WHAT YOU SHOULD DO:
Write out, word for word, every line from the one containing "Determine the range" through the last line of the records below, both ends included.

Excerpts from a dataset
————————
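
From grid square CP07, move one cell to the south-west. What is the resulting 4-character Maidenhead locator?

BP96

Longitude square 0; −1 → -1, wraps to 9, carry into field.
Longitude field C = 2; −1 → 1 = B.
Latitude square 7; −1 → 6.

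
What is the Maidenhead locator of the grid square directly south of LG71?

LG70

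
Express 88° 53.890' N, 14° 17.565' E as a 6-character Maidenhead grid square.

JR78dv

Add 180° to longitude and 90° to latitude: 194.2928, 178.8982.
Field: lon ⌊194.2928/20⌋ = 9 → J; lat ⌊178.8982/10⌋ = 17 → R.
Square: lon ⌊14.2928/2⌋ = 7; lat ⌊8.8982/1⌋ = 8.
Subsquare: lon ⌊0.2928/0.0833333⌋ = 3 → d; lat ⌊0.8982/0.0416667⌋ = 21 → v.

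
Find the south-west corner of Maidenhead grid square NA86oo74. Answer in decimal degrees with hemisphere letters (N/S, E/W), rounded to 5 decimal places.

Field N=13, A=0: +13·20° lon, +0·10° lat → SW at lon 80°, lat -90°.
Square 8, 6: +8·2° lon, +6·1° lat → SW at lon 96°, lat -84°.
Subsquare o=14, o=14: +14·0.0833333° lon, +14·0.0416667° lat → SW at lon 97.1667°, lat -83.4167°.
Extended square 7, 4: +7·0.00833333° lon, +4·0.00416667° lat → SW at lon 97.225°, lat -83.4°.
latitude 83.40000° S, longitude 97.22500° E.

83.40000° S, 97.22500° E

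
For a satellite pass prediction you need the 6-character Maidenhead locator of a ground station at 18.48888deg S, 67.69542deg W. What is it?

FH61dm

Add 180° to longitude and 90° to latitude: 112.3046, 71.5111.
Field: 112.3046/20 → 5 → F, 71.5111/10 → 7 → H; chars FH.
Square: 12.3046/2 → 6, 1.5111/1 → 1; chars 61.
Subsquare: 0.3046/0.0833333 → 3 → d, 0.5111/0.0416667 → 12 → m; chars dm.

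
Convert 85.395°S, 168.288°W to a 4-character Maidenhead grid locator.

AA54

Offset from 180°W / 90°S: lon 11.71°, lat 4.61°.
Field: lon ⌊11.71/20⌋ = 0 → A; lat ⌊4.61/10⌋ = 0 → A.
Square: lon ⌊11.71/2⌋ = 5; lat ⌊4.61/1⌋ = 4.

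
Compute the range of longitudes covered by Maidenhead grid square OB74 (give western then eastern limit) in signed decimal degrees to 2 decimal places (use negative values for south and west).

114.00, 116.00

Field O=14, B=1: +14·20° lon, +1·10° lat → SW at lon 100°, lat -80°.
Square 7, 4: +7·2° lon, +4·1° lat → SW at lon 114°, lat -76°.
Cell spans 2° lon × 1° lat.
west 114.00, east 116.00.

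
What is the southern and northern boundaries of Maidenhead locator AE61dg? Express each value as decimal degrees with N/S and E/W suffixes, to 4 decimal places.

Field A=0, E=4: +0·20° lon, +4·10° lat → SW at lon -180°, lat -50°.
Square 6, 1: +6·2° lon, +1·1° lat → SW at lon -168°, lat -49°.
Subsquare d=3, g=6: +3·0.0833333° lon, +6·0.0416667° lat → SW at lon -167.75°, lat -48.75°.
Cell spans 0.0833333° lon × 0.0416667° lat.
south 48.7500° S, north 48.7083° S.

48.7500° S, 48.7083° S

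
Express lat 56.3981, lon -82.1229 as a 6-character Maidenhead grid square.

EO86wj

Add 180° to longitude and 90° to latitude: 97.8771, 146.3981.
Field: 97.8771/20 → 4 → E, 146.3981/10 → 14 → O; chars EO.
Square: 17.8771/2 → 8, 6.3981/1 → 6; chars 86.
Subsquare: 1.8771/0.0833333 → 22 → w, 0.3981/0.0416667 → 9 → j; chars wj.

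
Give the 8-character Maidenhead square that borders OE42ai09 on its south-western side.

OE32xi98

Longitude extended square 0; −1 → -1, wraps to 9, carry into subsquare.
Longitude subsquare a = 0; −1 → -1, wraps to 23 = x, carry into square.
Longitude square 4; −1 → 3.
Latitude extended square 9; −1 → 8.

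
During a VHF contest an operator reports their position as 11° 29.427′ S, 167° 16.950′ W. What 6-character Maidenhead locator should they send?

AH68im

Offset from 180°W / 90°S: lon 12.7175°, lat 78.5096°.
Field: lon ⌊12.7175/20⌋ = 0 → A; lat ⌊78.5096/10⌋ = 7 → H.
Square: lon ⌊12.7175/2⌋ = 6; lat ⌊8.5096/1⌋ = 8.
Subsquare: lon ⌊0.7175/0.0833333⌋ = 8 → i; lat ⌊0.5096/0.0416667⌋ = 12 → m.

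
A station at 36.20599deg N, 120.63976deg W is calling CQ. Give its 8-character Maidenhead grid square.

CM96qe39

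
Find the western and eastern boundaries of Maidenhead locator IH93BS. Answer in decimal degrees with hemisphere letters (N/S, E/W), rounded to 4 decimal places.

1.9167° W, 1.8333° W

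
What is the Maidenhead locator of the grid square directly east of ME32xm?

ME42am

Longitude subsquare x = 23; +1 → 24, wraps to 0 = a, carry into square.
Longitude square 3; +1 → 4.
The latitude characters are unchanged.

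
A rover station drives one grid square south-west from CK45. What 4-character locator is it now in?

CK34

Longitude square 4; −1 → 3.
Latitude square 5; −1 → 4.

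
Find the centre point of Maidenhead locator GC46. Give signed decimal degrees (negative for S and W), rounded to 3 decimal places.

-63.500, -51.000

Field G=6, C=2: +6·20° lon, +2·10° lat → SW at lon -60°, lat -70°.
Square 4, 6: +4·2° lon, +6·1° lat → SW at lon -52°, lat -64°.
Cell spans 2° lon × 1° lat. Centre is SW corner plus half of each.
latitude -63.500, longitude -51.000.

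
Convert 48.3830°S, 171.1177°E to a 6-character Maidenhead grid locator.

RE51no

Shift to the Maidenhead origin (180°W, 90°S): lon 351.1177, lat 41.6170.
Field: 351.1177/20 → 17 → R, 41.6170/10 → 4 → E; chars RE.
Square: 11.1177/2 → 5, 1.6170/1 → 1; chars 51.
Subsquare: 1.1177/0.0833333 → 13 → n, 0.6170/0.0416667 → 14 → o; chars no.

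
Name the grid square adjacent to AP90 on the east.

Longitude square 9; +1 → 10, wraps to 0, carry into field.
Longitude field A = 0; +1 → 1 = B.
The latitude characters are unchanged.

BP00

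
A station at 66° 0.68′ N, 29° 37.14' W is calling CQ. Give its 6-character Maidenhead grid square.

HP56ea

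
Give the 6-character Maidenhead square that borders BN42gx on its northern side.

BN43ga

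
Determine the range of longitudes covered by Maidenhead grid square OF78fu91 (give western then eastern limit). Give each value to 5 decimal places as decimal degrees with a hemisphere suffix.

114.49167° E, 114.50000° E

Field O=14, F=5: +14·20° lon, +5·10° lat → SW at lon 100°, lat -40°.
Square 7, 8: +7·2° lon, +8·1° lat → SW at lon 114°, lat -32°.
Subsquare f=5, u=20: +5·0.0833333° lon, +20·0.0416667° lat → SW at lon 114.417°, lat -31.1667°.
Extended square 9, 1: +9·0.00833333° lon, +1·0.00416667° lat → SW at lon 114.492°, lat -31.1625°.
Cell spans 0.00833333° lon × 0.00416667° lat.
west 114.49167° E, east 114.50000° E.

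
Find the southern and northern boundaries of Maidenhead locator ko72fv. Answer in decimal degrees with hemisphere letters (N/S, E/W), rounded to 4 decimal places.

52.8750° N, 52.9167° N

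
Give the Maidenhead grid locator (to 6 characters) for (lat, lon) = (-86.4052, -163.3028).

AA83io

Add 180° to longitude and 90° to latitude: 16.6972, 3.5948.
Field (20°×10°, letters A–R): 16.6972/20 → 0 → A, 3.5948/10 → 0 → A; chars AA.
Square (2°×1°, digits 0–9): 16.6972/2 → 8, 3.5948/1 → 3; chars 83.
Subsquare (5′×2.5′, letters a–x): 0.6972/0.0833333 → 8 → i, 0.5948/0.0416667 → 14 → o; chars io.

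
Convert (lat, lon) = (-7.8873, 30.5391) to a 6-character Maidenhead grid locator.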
————————
TASK OUTPUT:
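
Determine the range of longitudes covered by Maidenhead grid square OF78fu91 (give western then eastern limit). Give each value to 5 decimal places as decimal degrees with a hemisphere suffix.

114.49167° E, 114.50000° E

Field O=14, F=5: +14·20° lon, +5·10° lat → SW at lon 100°, lat -40°.
Square 7, 8: +7·2° lon, +8·1° lat → SW at lon 114°, lat -32°.
Subsquare f=5, u=20: +5·0.0833333° lon, +20·0.0416667° lat → SW at lon 114.417°, lat -31.1667°.
Extended square 9, 1: +9·0.00833333° lon, +1·0.00416667° lat → SW at lon 114.492°, lat -31.1625°.
Cell spans 0.00833333° lon × 0.00416667° lat.
west 114.49167° E, east 114.50000° E.

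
Find the southern and northern boundaries of Maidenhead locator ko72fv. Answer in decimal degrees with hemisphere letters (N/S, E/W), rounded to 4 decimal places.

52.8750° N, 52.9167° N

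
Give the Maidenhead grid locator (to 6 characters) for (lat, lon) = (-86.4052, -163.3028).

AA83io

Add 180° to longitude and 90° to latitude: 16.6972, 3.5948.
Field (20°×10°, letters A–R): 16.6972/20 → 0 → A, 3.5948/10 → 0 → A; chars AA.
Square (2°×1°, digits 0–9): 16.6972/2 → 8, 3.5948/1 → 3; chars 83.
Subsquare (5′×2.5′, letters a–x): 0.6972/0.0833333 → 8 → i, 0.5948/0.0416667 → 14 → o; chars io.

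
Convert (lat, lon) = (-7.8873, 30.5391) to a 6-character Maidenhead grid locator.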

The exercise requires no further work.